■ **The problem**: Find the line with "Consider a T-section" in the entries below. Repeat it, every following line, and the line with "Consider a corner-notched", exactly and with nothing added.

■ **Data to use**:

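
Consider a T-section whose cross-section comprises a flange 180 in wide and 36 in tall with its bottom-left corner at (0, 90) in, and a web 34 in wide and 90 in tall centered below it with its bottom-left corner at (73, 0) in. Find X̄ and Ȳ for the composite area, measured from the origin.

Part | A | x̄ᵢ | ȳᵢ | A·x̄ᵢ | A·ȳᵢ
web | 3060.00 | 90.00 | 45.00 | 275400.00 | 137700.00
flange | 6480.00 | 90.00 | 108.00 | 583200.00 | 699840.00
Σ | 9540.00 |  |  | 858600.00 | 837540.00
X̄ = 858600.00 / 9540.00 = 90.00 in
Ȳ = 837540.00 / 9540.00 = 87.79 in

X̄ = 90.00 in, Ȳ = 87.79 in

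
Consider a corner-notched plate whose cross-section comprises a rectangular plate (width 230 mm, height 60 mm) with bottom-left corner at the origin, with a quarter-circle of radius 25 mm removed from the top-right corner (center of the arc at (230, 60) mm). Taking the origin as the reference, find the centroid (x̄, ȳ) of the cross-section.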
==
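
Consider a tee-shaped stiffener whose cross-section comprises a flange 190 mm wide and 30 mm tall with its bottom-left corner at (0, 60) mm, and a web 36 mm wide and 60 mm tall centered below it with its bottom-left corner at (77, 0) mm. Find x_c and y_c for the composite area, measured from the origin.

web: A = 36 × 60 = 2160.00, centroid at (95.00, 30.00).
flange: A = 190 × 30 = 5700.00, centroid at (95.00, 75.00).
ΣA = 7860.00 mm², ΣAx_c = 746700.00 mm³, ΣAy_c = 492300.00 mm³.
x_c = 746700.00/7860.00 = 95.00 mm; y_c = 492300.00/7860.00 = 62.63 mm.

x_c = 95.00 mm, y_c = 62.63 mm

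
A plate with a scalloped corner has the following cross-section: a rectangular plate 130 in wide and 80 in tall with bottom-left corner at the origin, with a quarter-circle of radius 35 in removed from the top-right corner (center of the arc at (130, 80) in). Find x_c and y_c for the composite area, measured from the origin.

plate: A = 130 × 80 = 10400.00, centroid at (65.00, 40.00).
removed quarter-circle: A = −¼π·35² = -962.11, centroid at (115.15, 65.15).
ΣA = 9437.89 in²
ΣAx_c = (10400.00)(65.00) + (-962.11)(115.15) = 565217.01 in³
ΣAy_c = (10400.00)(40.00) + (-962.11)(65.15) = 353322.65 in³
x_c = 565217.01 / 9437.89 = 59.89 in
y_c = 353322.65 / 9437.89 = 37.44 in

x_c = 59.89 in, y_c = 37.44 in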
* * *
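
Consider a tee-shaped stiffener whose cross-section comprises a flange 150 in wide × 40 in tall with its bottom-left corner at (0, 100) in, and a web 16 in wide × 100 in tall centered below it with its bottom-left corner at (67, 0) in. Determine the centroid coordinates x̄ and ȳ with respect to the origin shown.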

■ **Task response**:
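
Consider a T-section whose cross-section comprises a flange 180 in wide and 36 in tall with its bottom-left corner at (0, 90) in, and a web 34 in wide and 90 in tall centered below it with its bottom-left corner at (73, 0) in. Find X̄ and Ȳ for the composite area, measured from the origin.

Part | A | x̄ᵢ | ȳᵢ | A·x̄ᵢ | A·ȳᵢ
web | 3060.00 | 90.00 | 45.00 | 275400.00 | 137700.00
flange | 6480.00 | 90.00 | 108.00 | 583200.00 | 699840.00
Σ | 9540.00 |  |  | 858600.00 | 837540.00
X̄ = 858600.00 / 9540.00 = 90.00 in
Ȳ = 837540.00 / 9540.00 = 87.79 in

X̄ = 90.00 in, Ȳ = 87.79 in

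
Consider a corner-notched plate whose cross-section comprises a rectangular plate (width 230 mm, height 60 mm) with bottom-left corner at the origin, with a quarter-circle of radius 25 mm removed from the top-right corner (center of the arc at (230, 60) mm). Taking the origin as the reference, find the centroid (x̄, ȳ) of the cross-section.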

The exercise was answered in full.